Problem requirements:
Would you return the full listing exactly, with nothing altered?

Extracted information:
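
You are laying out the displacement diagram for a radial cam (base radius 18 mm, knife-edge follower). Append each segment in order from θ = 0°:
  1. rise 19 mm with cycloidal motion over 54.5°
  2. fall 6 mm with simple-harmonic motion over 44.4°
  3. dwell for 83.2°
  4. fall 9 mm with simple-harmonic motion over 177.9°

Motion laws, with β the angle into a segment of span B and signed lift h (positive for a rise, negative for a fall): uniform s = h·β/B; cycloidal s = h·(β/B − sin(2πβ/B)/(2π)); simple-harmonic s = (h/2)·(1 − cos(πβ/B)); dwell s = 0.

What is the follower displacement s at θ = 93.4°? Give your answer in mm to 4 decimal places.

seg 1 [0°–54.5°] cycloidal, h=19: full span → s += 19 → s = 19.0000
seg 2 [54.5°–98.9°] simple-harmonic, h=-6: θ=93.4° here. β=38.9, B=44.4. -6/2·(1 − cos(π·0.8761)) = -5.7757 → s = 13.2243

13.2243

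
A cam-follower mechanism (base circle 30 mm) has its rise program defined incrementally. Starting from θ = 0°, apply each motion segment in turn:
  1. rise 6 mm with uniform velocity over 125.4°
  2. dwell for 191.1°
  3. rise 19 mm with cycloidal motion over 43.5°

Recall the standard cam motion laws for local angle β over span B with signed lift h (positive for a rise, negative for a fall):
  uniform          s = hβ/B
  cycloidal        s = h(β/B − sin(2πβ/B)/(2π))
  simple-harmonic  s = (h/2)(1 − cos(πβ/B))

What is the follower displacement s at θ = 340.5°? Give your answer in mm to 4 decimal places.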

Exercise response:
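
You are laying out the displacement diagram for a radial cam (base radius 18 mm, knife-edge follower). Append each segment in order from θ = 0°:
  1. rise 19 mm with cycloidal motion over 54.5°
  2. fall 6 mm with simple-harmonic motion over 44.4°
  3. dwell for 83.2°
  4. fall 9 mm with simple-harmonic motion over 177.9°

Motion laws, with β the angle into a segment of span B and signed lift h (positive for a rise, negative for a fall): uniform s = h·β/B; cycloidal s = h·(β/B − sin(2πβ/B)/(2π)); simple-harmonic s = (h/2)·(1 − cos(πβ/B)); dwell s = 0.

What is the follower displacement s at θ = 93.4°? Give your answer in mm to 4 decimal places.

seg 1 [0°–54.5°] cycloidal, h=19: full span → s += 19 → s = 19.0000
seg 2 [54.5°–98.9°] simple-harmonic, h=-6: θ=93.4° here. β=38.9, B=44.4. -6/2·(1 − cos(π·0.8761)) = -5.7757 → s = 13.2243

13.2243

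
A cam-follower mechanism (base circle 30 mm) has its rise program defined incrementally. Starting from θ = 0°, apply each motion segment in turn:
  1. rise 6 mm with uniform velocity over 125.4°
  2. dwell for 191.1°
  3. rise 19 mm with cycloidal motion over 43.5°

Recall the standard cam motion laws for local angle β over span B with signed lift h (positive for a rise, negative for a fall):
  uniform          s = hβ/B
  cycloidal        s = h(β/B − sin(2πβ/B)/(2π))
  simple-harmonic  s = (h/2)(1 − cos(πβ/B))

What is the follower displacement s at θ = 340.5°? Give your answer in mm to 4 decimal places.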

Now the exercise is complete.